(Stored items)
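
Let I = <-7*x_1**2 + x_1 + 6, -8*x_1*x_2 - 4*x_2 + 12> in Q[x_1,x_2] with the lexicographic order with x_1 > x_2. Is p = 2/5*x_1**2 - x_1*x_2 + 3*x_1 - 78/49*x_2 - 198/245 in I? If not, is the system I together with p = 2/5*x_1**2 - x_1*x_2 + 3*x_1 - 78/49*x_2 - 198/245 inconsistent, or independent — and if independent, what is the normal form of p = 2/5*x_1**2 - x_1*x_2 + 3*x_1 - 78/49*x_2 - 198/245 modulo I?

First compute the reduced Gröbner basis of I by Buchberger's algorithm.
f_1 = -7*x_1**2 + x_1 + 6, LT = x_1**2.
f_2 = -8*x_1*x_2 - 4*x_2 + 12, LT = x_1*x_2.

S(f_1,f_2): lcm = x_1**2*x_2. S = -9/14*x_1*x_2 + 3/2*x_1 - 6/7*x_2.
  reduce S modulo (f_1, f_2):
  remainder 3/2*x_1 - 15/28*x_2 - 27/28 ≠ 0; add h_3 = 3/2*x_1 - 15/28*x_2 - 27/28 to the basis.

S(f_2,h_3): lcm = x_1*x_2. S = 5/14*x_2**2 + 8/7*x_2 - 3/2.
  reduce S modulo (f_1, f_2, h_3):
  remainder 5/14*x_2**2 + 8/7*x_2 - 3/2 ≠ 0; add h_4 = 5/14*x_2**2 + 8/7*x_2 - 3/2 to the basis.

The other S-polynomials (S(f_1,h_3), S(f_1,h_4), S(f_2,h_4), S(h_3,h_4)) all reduce to 0 modulo the current basis, so we have a Gröbner basis.
Inter-reduce: drop elements whose leading term is divisible by another's, tail-reduce, and make monic.
Reduced Gröbner basis: {x_1 - 5/14*x_2 - 9/14, x_2**2 + 16/5*x_2 - 21/5}.
Label its elements g_1 = x_1 - 5/14*x_2 - 9/14, g_2 = x_2**2 + 16/5*x_2 - 21/5.

Reduce p = 2/5*x_1**2 - x_1*x_2 + 3*x_1 - 78/49*x_2 - 198/245 modulo G:
  leading term x_1**2: subtract (2/5*x_1)·g_1 from 2/5*x_1**2 - x_1*x_2 + 3*x_1 - 78/49*x_2 - 198/245 → -6/7*x_1*x_2 + 114/35*x_1 - 78/49*x_2 - 198/245
  leading term x_1*x_2: subtract (-6/7*x_2)·g_1 from -6/7*x_1*x_2 + 114/35*x_1 - 78/49*x_2 - 198/245 → 114/35*x_1 - 15/49*x_2**2 - 15/7*x_2 - 198/245
  leading term x_1: subtract (114/35)·g_1 from 114/35*x_1 - 15/49*x_2**2 - 15/7*x_2 - 198/245 → -15/49*x_2**2 - 48/49*x_2 + 9/7
  leading term x_2**2: subtract (-15/49)·g_2 from -15/49*x_2**2 - 48/49*x_2 + 9/7 → 0
  normal form = 0.
Since the normal form is 0, p ∈ I.

2/5*x_1**2 - x_1*x_2 + 3*x_1 - 78/49*x_2 - 198/245 lies in I (it reduces to 0).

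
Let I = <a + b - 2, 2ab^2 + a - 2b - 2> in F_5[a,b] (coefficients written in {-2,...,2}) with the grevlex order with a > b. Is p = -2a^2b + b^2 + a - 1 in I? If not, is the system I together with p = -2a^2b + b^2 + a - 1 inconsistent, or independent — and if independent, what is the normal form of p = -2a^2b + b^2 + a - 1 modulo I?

First compute the reduced Gröbner basis of I by Buchberger's algorithm.
f_1 = a + b - 2, LT = a.
f_2 = 2ab^2 + a - 2b - 2, LT = ab^2.

S(f_1,f_2): lcm = ab^2. S = b^3 - 2b^2 + 2a + b + 1.
  leading term b^3: no divisor's leading term divides it; move b^3 to the remainder.
  leading term b^2: no divisor's leading term divides it; move -2b^2 to the remainder.
  leading term a: subtract (2)·f_1 from 2a + b + 1 → -b
  leading term b: no divisor's leading term divides it; move -b to the remainder.
  remainder b^3 - 2b^2 - b ≠ 0; add h_3 = b^3 - 2b^2 - b to the basis.

S(f_1,h_3): leading monomials are coprime, so the S-polynomial reduces to 0 (Buchberger's first criterion).
S(f_2,h_3): lcm = ab^3. S = 2ab^2 - ab - b^2 - b.
  leading term ab^2: subtract (2b^2)·f_1 from 2ab^2 - ab - b^2 - b → -2b^3 - ab - 2b^2 - b
  leading term b^3: subtract (-2)·h_3 from -2b^3 - ab - 2b^2 - b → -ab - b^2 + 2b
  leading term ab: subtract (-b)·f_1 from -ab - b^2 + 2b → 0
  remainder 0.

Every S-polynomial of the final basis reduces to 0, so we have a Gröbner basis.
Inter-reduce: drop elements whose leading term is divisible by another's, tail-reduce, and make monic.
Reduced Gröbner basis: {b^3 - 2b^2 - b, a + b - 2}.
Label its elements g_1 = b^3 - 2b^2 - b, g_2 = a + b - 2.

Reduce p = -2a^2b + b^2 + a - 1 modulo G:
  leading term a^2b: subtract (-2ab)·g_2 from -2a^2b + b^2 + a - 1 → 2ab^2 + ab + b^2 + a - 1
  leading term ab^2: subtract (2b^2)·g_2 from 2ab^2 + ab + b^2 + a - 1 → -2b^3 + ab + a - 1
  leading term b^3: subtract (-2)·g_1 from -2b^3 + ab + a - 1 → ab + b^2 + a - 2b - 1
  leading term ab: subtract (b)·g_2 from ab + b^2 + a - 2b - 1 → a - 1
  leading term a: subtract (1)·g_2 from a - 1 → -b + 1
  leading term b: no divisor's leading term divides it; move -b to the remainder.
  leading term 1: no divisor's leading term divides it; move 1 to the remainder.
  normal form = -b + 1.
The normal form is nonzero, so p ∉ I. Since p minus its normal form lies in I, I + (p) = I + (r) where r = -b + 1; decide whether this ideal is the whole ring.
Run Buchberger on G together with r (pairs among the g_i already reduce to 0 since G is a Gröbner basis):
g_1 = b^3 - 2b^2 - b, LT = b^3.
g_2 = a + b - 2, LT = a.
r = -b + 1, LT = b.

S(g_1,g_2): leading monomials are coprime, so the S-polynomial reduces to 0 (Buchberger's first criterion).
S(g_1,r): lcm = b^3. S = -b^2 - b.
  leading term b^2: subtract (b)·r from -b^2 - b → -2b
  leading term b: subtract (2)·r from -2b → -2
  leading term 1: no divisor's leading term divides it; move -2 to the remainder.
  remainder -2 ≠ 0; add m_4 = -2 to the basis.

S(g_2,r): leading monomials are coprime, so the S-polynomial reduces to 0 (Buchberger's first criterion).
S(g_1,m_4): leading monomials are coprime, so the S-polynomial reduces to 0 (Buchberger's first criterion).
S(g_2,m_4): leading monomials are coprime, so the S-polynomial reduces to 0 (Buchberger's first criterion).
S(r,m_4): leading monomials are coprime, so the S-polynomial reduces to 0 (Buchberger's first criterion).
Every S-polynomial of the final basis reduces to 0, so we have a Gröbner basis.
Inter-reduce: drop elements whose leading term is divisible by another's, tail-reduce, and make monic.
Reduced Gröbner basis: {1}.
The reduced Gröbner basis of I + (p) is {1}: the ideal is the whole ring, so the enlarged system has no common solution — adjoining p is inconsistent.

The remainder on division by a Gröbner basis is unique — it is the normal form.

Adjoining -2a^2b + b^2 + a - 1 makes the ideal the whole ring: the system is inconsistent.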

* **What to do**
Each record is to be restated word for word.

* **Written answer**
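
Let I = <-7*x_1**2 + x_1 + 6, -8*x_1*x_2 - 4*x_2 + 12> in Q[x_1,x_2] with the lexicographic order with x_1 > x_2. Is p = 2/5*x_1**2 - x_1*x_2 + 3*x_1 - 78/49*x_2 - 198/245 in I? If not, is the system I together with p = 2/5*x_1**2 - x_1*x_2 + 3*x_1 - 78/49*x_2 - 198/245 inconsistent, or independent — and if independent, what is the normal form of p = 2/5*x_1**2 - x_1*x_2 + 3*x_1 - 78/49*x_2 - 198/245 modulo I?

First compute the reduced Gröbner basis of I by Buchberger's algorithm.
f_1 = -7*x_1**2 + x_1 + 6, LT = x_1**2.
f_2 = -8*x_1*x_2 - 4*x_2 + 12, LT = x_1*x_2.

S(f_1,f_2): lcm = x_1**2*x_2. S = -9/14*x_1*x_2 + 3/2*x_1 - 6/7*x_2.
  reduce S modulo (f_1, f_2):
  remainder 3/2*x_1 - 15/28*x_2 - 27/28 ≠ 0; add h_3 = 3/2*x_1 - 15/28*x_2 - 27/28 to the basis.

S(f_2,h_3): lcm = x_1*x_2. S = 5/14*x_2**2 + 8/7*x_2 - 3/2.
  reduce S modulo (f_1, f_2, h_3):
  remainder 5/14*x_2**2 + 8/7*x_2 - 3/2 ≠ 0; add h_4 = 5/14*x_2**2 + 8/7*x_2 - 3/2 to the basis.

The other S-polynomials (S(f_1,h_3), S(f_1,h_4), S(f_2,h_4), S(h_3,h_4)) all reduce to 0 modulo the current basis, so we have a Gröbner basis.
Inter-reduce: drop elements whose leading term is divisible by another's, tail-reduce, and make monic.
Reduced Gröbner basis: {x_1 - 5/14*x_2 - 9/14, x_2**2 + 16/5*x_2 - 21/5}.
Label its elements g_1 = x_1 - 5/14*x_2 - 9/14, g_2 = x_2**2 + 16/5*x_2 - 21/5.

Reduce p = 2/5*x_1**2 - x_1*x_2 + 3*x_1 - 78/49*x_2 - 198/245 modulo G:
  leading term x_1**2: subtract (2/5*x_1)·g_1 from 2/5*x_1**2 - x_1*x_2 + 3*x_1 - 78/49*x_2 - 198/245 → -6/7*x_1*x_2 + 114/35*x_1 - 78/49*x_2 - 198/245
  leading term x_1*x_2: subtract (-6/7*x_2)·g_1 from -6/7*x_1*x_2 + 114/35*x_1 - 78/49*x_2 - 198/245 → 114/35*x_1 - 15/49*x_2**2 - 15/7*x_2 - 198/245
  leading term x_1: subtract (114/35)·g_1 from 114/35*x_1 - 15/49*x_2**2 - 15/7*x_2 - 198/245 → -15/49*x_2**2 - 48/49*x_2 + 9/7
  leading term x_2**2: subtract (-15/49)·g_2 from -15/49*x_2**2 - 48/49*x_2 + 9/7 → 0
  normal form = 0.
Since the normal form is 0, p ∈ I.

2/5*x_1**2 - x_1*x_2 + 3*x_1 - 78/49*x_2 - 198/245 lies in I (it reduces to 0).

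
Let I = <a + b - 2, 2ab^2 + a - 2b - 2> in F_5[a,b] (coefficients written in {-2,...,2}) with the grevlex order with a > b. Is p = -2a^2b + b^2 + a - 1 in I? If not, is the system I together with p = -2a^2b + b^2 + a - 1 inconsistent, or independent — and if independent, what is the normal form of p = -2a^2b + b^2 + a - 1 modulo I?

First compute the reduced Gröbner basis of I by Buchberger's algorithm.
f_1 = a + b - 2, LT = a.
f_2 = 2ab^2 + a - 2b - 2, LT = ab^2.

S(f_1,f_2): lcm = ab^2. S = b^3 - 2b^2 + 2a + b + 1.
  leading term b^3: no divisor's leading term divides it; move b^3 to the remainder.
  leading term b^2: no divisor's leading term divides it; move -2b^2 to the remainder.
  leading term a: subtract (2)·f_1 from 2a + b + 1 → -b
  leading term b: no divisor's leading term divides it; move -b to the remainder.
  remainder b^3 - 2b^2 - b ≠ 0; add h_3 = b^3 - 2b^2 - b to the basis.

S(f_1,h_3): leading monomials are coprime, so the S-polynomial reduces to 0 (Buchberger's first criterion).
S(f_2,h_3): lcm = ab^3. S = 2ab^2 - ab - b^2 - b.
  leading term ab^2: subtract (2b^2)·f_1 from 2ab^2 - ab - b^2 - b → -2b^3 - ab - 2b^2 - b
  leading term b^3: subtract (-2)·h_3 from -2b^3 - ab - 2b^2 - b → -ab - b^2 + 2b
  leading term ab: subtract (-b)·f_1 from -ab - b^2 + 2b → 0
  remainder 0.

Every S-polynomial of the final basis reduces to 0, so we have a Gröbner basis.
Inter-reduce: drop elements whose leading term is divisible by another's, tail-reduce, and make monic.
Reduced Gröbner basis: {b^3 - 2b^2 - b, a + b - 2}.
Label its elements g_1 = b^3 - 2b^2 - b, g_2 = a + b - 2.

Reduce p = -2a^2b + b^2 + a - 1 modulo G:
  leading term a^2b: subtract (-2ab)·g_2 from -2a^2b + b^2 + a - 1 → 2ab^2 + ab + b^2 + a - 1
  leading term ab^2: subtract (2b^2)·g_2 from 2ab^2 + ab + b^2 + a - 1 → -2b^3 + ab + a - 1
  leading term b^3: subtract (-2)·g_1 from -2b^3 + ab + a - 1 → ab + b^2 + a - 2b - 1
  leading term ab: subtract (b)·g_2 from ab + b^2 + a - 2b - 1 → a - 1
  leading term a: subtract (1)·g_2 from a - 1 → -b + 1
  leading term b: no divisor's leading term divides it; move -b to the remainder.
  leading term 1: no divisor's leading term divides it; move 1 to the remainder.
  normal form = -b + 1.
The normal form is nonzero, so p ∉ I. Since p minus its normal form lies in I, I + (p) = I + (r) where r = -b + 1; decide whether this ideal is the whole ring.
Run Buchberger on G together with r (pairs among the g_i already reduce to 0 since G is a Gröbner basis):
g_1 = b^3 - 2b^2 - b, LT = b^3.
g_2 = a + b - 2, LT = a.
r = -b + 1, LT = b.

S(g_1,g_2): leading monomials are coprime, so the S-polynomial reduces to 0 (Buchberger's first criterion).
S(g_1,r): lcm = b^3. S = -b^2 - b.
  leading term b^2: subtract (b)·r from -b^2 - b → -2b
  leading term b: subtract (2)·r from -2b → -2
  leading term 1: no divisor's leading term divides it; move -2 to the remainder.
  remainder -2 ≠ 0; add m_4 = -2 to the basis.

S(g_2,r): leading monomials are coprime, so the S-polynomial reduces to 0 (Buchberger's first criterion).
S(g_1,m_4): leading monomials are coprime, so the S-polynomial reduces to 0 (Buchberger's first criterion).
S(g_2,m_4): leading monomials are coprime, so the S-polynomial reduces to 0 (Buchberger's first criterion).
S(r,m_4): leading monomials are coprime, so the S-polynomial reduces to 0 (Buchberger's first criterion).
Every S-polynomial of the final basis reduces to 0, so we have a Gröbner basis.
Inter-reduce: drop elements whose leading term is divisible by another's, tail-reduce, and make monic.
Reduced Gröbner basis: {1}.
The reduced Gröbner basis of I + (p) is {1}: the ideal is the whole ring, so the enlarged system has no common solution — adjoining p is inconsistent.

The remainder on division by a Gröbner basis is unique — it is the normal form.

Adjoining -2a^2b + b^2 + a - 1 makes the ideal the whole ring: the system is inconsistent.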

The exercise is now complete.